[WHAT IS REQUIRED] Wherever the word "country" occurs in the lines below, copy the whole line.

[TASK INPUTS]

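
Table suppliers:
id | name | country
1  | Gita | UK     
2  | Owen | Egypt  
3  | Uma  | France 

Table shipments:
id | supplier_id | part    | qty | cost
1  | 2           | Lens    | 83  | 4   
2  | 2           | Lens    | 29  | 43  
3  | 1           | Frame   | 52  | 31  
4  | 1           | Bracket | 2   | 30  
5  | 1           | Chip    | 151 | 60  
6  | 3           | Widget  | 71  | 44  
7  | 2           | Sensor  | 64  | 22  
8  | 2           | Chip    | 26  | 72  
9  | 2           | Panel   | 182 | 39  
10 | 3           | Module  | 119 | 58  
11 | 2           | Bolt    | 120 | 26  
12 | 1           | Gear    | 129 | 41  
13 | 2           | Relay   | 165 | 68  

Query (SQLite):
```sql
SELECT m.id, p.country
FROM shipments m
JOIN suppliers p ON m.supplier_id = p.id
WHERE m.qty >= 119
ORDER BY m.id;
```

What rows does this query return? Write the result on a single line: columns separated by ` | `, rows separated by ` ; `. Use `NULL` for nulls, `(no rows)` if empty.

5 | UK ; 9 | Egypt ; 10 | France ; 11 | Egypt ; 12 | UK ; 13 | Egypt

Each shipments row matches the suppliers row where supplier_id = suppliers.id.
Then keep rows with m.qty >= 119.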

[OUTPUT FOR THIS EXERCISE]
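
id | name | country
SELECT m.id, p.country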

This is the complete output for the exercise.